§ **ACTION ITEM**
The required lines are those that contain "Toxoplasma"; pull them out of the data and copy them.

====== DATA SHOWN ======

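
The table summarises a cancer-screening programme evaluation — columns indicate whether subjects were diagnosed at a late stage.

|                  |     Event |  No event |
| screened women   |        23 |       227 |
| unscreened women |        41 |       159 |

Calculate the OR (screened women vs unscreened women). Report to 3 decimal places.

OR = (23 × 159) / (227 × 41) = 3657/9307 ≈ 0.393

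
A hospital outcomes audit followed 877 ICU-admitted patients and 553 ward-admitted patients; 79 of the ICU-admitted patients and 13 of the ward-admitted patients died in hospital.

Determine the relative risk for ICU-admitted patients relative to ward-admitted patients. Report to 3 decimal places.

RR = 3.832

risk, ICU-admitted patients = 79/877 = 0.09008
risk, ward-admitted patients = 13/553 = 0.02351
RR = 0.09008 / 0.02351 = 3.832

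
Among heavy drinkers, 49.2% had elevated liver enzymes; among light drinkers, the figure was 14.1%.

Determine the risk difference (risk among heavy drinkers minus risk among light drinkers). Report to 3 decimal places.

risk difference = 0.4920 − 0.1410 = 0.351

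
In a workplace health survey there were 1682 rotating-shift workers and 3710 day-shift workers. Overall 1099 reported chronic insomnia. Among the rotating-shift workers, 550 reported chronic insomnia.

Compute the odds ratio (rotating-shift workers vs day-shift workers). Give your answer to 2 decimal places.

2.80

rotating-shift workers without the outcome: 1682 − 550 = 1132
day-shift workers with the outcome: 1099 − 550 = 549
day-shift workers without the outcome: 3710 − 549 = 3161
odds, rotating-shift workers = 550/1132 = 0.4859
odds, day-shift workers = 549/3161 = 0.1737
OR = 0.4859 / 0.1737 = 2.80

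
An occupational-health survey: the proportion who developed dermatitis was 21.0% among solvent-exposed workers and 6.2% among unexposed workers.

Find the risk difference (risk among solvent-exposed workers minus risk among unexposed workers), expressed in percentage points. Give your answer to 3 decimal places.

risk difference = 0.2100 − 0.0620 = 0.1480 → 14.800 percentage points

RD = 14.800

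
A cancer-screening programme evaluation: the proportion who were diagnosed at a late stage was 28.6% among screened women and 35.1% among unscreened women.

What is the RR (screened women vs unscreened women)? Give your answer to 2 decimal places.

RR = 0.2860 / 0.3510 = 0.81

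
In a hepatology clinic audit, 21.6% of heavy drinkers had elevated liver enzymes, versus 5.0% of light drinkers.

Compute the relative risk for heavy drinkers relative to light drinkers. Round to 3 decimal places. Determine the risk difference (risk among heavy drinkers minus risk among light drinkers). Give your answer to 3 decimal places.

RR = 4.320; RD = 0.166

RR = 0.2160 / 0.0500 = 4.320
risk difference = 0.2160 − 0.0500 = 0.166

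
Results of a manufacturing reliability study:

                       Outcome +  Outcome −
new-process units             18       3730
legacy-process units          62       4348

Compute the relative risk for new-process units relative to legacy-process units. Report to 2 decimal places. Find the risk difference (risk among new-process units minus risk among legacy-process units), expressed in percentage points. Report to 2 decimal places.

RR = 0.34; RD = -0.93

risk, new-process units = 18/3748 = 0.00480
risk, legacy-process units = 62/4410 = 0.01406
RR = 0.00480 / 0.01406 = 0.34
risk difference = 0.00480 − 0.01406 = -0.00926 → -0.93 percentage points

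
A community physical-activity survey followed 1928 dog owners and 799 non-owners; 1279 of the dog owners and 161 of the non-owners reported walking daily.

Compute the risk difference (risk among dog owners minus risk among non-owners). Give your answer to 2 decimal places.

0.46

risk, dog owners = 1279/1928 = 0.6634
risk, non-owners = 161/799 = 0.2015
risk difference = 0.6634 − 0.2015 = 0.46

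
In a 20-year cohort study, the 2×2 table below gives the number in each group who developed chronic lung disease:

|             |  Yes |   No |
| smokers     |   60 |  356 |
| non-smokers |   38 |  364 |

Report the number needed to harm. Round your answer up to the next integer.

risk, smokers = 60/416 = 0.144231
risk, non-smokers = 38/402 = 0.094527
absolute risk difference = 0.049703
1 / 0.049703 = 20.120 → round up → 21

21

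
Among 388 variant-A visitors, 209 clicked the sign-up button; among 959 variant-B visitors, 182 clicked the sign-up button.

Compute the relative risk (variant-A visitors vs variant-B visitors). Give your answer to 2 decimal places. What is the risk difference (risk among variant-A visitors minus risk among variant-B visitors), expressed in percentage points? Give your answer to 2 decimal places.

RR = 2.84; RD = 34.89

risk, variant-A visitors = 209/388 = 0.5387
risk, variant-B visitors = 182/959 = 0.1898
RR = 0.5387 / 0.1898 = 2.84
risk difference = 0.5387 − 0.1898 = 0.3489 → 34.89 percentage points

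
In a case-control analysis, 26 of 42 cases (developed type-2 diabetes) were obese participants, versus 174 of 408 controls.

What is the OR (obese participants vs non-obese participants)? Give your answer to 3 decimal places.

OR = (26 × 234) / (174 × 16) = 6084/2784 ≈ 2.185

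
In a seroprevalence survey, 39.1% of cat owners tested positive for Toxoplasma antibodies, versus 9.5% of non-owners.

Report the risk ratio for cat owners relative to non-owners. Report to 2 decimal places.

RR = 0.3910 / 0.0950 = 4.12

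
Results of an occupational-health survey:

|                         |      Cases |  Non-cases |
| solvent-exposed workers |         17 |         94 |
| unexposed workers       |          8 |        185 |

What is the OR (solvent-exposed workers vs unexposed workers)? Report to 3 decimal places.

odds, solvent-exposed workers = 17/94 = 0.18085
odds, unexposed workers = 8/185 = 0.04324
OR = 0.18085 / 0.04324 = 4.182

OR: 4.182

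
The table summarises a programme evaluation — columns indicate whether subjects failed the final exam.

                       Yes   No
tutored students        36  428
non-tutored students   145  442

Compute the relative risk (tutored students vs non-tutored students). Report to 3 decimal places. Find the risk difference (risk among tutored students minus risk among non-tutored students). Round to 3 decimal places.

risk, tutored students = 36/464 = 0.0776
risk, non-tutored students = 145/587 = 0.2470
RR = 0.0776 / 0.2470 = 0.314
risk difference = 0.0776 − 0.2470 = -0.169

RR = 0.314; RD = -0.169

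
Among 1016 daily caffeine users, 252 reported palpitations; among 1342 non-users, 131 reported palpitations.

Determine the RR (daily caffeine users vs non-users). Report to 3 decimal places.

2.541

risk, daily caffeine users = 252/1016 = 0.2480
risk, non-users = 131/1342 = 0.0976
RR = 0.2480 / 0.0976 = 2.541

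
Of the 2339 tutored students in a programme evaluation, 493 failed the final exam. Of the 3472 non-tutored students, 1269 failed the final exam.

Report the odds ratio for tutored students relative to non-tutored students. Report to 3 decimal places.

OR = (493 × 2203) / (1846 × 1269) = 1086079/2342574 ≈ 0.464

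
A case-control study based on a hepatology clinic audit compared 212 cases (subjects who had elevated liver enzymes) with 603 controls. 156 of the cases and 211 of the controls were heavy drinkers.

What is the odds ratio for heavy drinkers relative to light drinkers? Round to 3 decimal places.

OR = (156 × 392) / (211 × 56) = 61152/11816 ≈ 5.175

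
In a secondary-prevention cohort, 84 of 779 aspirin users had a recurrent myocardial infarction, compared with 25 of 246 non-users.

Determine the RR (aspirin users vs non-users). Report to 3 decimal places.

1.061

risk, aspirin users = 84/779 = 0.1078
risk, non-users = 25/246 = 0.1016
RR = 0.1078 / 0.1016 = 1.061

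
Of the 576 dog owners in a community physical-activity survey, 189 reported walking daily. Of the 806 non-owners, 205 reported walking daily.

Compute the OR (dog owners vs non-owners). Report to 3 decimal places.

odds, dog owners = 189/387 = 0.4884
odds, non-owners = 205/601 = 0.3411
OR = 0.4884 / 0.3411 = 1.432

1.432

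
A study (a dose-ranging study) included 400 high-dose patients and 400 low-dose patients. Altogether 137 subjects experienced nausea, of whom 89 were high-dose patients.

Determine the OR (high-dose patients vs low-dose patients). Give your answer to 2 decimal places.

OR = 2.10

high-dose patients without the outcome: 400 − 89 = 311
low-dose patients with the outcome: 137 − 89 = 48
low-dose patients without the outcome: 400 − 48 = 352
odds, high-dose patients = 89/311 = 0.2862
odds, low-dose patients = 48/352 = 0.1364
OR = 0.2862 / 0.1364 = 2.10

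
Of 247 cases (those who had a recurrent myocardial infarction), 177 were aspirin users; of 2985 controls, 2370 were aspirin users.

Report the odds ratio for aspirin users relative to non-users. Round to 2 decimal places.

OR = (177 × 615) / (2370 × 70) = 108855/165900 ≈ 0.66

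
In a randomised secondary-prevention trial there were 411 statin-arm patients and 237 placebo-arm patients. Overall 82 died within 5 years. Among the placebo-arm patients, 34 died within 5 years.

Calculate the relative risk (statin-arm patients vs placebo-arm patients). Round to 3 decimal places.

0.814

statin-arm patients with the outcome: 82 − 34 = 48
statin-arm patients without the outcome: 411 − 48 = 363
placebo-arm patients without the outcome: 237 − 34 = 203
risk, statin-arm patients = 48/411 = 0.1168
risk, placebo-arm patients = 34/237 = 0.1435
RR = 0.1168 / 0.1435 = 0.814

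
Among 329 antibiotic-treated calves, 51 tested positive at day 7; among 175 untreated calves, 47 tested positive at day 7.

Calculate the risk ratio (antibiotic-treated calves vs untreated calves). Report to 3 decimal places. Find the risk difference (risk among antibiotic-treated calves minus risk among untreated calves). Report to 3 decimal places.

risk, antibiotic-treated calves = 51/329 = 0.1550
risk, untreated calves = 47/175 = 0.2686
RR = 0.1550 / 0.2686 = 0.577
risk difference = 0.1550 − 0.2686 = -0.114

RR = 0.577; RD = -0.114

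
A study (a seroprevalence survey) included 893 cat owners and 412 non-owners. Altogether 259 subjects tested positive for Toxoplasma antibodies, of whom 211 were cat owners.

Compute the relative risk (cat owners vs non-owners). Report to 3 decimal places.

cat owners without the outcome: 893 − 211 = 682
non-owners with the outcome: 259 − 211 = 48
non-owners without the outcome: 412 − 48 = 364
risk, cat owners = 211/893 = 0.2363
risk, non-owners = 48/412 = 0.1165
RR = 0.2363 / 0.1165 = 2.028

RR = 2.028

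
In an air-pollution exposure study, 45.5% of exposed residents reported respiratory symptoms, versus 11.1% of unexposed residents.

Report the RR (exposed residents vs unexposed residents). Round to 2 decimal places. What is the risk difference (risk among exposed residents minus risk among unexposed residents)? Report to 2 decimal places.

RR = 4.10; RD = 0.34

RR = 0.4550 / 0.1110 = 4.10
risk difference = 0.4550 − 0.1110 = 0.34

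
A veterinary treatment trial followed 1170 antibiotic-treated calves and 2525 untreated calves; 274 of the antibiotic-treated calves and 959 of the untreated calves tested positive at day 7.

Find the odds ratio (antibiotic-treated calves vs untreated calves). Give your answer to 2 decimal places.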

======
====== DATA SHOWN ======

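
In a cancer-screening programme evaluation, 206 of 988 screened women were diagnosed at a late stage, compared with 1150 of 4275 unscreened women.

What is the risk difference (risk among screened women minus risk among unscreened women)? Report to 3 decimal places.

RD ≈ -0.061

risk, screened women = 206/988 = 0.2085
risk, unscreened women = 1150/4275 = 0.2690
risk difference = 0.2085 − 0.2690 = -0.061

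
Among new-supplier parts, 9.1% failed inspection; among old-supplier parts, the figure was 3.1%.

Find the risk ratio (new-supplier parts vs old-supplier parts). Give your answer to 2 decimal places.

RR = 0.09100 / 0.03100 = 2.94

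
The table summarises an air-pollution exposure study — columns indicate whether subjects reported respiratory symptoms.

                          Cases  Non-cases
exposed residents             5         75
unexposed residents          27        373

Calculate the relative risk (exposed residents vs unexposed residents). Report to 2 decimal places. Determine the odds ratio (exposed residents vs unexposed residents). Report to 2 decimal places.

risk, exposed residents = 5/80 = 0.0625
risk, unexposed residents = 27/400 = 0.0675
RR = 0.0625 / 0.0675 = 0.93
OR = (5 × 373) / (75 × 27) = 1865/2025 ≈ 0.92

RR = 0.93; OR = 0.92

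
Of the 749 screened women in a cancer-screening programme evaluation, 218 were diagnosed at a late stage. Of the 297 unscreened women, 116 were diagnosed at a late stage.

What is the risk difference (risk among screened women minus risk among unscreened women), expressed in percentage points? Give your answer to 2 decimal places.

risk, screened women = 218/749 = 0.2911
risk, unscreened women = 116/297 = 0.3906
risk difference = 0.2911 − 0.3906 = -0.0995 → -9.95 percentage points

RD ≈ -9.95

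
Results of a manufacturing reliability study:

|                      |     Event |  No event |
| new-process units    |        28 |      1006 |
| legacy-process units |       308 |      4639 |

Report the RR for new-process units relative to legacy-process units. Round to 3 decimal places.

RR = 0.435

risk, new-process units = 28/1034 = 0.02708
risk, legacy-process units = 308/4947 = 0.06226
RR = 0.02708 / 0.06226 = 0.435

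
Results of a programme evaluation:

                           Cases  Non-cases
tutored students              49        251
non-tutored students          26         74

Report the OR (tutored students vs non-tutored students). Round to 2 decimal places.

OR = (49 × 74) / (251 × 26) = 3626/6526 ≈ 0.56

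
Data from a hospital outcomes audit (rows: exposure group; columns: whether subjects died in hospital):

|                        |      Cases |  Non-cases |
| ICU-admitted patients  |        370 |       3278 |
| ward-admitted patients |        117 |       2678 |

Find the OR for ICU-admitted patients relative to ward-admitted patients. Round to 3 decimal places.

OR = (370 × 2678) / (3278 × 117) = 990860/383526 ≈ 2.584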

======
====== DATA SHOWN ======

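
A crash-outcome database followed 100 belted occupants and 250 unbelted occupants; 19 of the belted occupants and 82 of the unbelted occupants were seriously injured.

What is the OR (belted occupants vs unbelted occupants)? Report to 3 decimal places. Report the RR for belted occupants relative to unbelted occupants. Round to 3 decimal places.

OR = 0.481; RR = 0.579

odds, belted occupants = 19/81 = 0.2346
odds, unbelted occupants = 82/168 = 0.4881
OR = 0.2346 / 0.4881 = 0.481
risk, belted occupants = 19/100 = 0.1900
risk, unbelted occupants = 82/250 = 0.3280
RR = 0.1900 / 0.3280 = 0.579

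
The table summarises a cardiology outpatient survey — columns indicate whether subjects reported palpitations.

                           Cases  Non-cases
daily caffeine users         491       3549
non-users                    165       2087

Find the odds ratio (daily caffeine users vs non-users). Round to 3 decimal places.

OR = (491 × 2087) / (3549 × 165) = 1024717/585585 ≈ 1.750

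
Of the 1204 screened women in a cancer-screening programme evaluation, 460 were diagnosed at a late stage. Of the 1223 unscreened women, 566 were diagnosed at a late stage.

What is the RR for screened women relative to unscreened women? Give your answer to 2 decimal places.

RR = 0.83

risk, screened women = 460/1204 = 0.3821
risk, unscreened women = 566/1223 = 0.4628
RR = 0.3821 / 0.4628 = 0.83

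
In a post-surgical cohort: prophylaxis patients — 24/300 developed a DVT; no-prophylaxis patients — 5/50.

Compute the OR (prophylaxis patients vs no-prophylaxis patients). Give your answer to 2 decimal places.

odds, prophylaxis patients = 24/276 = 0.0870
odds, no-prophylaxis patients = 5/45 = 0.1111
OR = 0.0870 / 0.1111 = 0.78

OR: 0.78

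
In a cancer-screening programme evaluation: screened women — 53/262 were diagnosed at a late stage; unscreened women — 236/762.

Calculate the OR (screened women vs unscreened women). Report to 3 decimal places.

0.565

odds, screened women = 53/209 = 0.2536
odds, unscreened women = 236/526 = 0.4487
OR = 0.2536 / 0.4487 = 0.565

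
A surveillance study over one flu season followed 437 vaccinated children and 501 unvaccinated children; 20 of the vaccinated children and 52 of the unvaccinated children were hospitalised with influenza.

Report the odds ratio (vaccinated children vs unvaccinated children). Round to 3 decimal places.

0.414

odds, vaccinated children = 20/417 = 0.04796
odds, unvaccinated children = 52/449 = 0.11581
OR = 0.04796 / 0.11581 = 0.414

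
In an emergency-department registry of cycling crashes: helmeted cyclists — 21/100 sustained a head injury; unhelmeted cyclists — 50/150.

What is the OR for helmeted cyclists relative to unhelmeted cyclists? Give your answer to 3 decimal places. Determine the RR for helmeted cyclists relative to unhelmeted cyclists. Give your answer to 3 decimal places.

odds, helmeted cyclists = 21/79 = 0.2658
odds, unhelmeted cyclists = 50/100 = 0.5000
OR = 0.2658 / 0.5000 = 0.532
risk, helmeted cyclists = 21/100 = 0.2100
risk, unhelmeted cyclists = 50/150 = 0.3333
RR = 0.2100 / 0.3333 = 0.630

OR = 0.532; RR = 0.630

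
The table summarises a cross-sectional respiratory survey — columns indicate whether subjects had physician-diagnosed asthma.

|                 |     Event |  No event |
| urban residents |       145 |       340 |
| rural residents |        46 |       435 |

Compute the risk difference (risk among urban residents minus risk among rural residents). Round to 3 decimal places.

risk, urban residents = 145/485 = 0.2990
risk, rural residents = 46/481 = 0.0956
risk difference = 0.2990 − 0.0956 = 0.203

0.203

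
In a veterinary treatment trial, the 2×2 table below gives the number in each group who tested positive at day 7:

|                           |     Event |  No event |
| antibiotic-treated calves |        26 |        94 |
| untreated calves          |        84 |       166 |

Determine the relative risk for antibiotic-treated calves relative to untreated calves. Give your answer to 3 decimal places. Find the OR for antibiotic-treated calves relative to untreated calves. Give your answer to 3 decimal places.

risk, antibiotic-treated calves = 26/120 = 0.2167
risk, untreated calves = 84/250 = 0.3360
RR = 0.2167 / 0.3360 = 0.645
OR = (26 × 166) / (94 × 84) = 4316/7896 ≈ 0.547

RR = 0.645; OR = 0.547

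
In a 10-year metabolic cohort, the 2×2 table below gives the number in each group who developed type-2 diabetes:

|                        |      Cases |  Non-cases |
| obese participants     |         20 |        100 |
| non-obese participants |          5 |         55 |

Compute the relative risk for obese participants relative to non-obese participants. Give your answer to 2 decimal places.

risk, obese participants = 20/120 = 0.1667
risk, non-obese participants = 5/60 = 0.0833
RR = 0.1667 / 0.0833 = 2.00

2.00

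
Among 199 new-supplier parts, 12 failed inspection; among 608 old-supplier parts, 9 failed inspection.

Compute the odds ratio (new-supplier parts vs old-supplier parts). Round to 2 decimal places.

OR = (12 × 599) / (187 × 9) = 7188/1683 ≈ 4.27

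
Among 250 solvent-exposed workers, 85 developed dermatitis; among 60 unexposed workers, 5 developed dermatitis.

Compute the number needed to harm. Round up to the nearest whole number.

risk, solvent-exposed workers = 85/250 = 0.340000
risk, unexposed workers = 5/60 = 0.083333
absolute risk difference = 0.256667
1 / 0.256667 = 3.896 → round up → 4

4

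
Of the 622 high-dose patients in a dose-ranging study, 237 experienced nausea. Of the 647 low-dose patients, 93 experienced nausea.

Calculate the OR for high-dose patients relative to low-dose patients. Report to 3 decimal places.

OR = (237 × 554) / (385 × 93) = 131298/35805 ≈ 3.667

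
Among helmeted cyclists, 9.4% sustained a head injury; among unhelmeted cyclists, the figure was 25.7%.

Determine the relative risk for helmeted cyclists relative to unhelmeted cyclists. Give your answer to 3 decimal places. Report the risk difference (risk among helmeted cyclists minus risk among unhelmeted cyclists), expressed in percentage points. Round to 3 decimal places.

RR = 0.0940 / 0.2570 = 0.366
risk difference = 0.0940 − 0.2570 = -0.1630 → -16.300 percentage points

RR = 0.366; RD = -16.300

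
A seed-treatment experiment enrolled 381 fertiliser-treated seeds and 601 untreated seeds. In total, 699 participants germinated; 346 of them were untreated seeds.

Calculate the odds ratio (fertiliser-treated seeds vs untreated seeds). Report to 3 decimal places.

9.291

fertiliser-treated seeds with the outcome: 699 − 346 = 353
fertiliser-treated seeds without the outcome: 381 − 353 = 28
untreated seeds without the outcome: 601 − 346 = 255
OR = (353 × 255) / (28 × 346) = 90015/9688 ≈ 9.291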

======

§ **RESPONSE BELOW**
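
In a seroprevalence survey, 39.1% of cat owners tested positive for Toxoplasma antibodies, versus 9.5% of non-owners.
A study (a seroprevalence survey) included 893 cat owners and 412 non-owners. Altogether 259 subjects tested positive for Toxoplasma antibodies, of whom 211 were cat owners.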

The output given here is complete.